**Problem to solve**
Write each entry out again exactly, with nothing omitted.

══════

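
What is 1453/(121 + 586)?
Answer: 1453/707 ≈ 2.0552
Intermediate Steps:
1453/(121 + 586) = 1453/707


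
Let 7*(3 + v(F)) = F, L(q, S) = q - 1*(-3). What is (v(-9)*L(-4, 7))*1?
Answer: 30/7 ≈ 4.2857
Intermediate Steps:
L(q, S) = 3 + q (L(q, S) = q + 3 = 3 + q)
v(F) = -3 + F/7
(v(-9)*L(-4, 7))*1 = ((-3 + (⅐)*(-9))*(3 - 4))*1 = ((-3 - 9/7)*(-1))*1 = -30/7*(-1)*1 = (30/7)*1 = 30/7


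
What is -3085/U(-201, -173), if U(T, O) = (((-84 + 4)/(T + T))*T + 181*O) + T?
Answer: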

══════

**Output**
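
What is 1453/(121 + 586)?
Answer: 1453/707 ≈ 2.0552
Intermediate Steps:
1453/(121 + 586) = 1453/707


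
Let 7*(3 + v(F)) = F, L(q, S) = q - 1*(-3). What is (v(-9)*L(-4, 7))*1?
Answer: 30/7 ≈ 4.2857
Intermediate Steps:
L(q, S) = 3 + q (L(q, S) = q + 3 = 3 + q)
v(F) = -3 + F/7
(v(-9)*L(-4, 7))*1 = ((-3 + (⅐)*(-9))*(3 - 4))*1 = ((-3 - 9/7)*(-1))*1 = -30/7*(-1)*1 = (30/7)*1 = 30/7


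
What is -3085/U(-201, -173), if U(T, O) = (((-84 + 4)/(T + T))*T + 181*O) + T?
Answer: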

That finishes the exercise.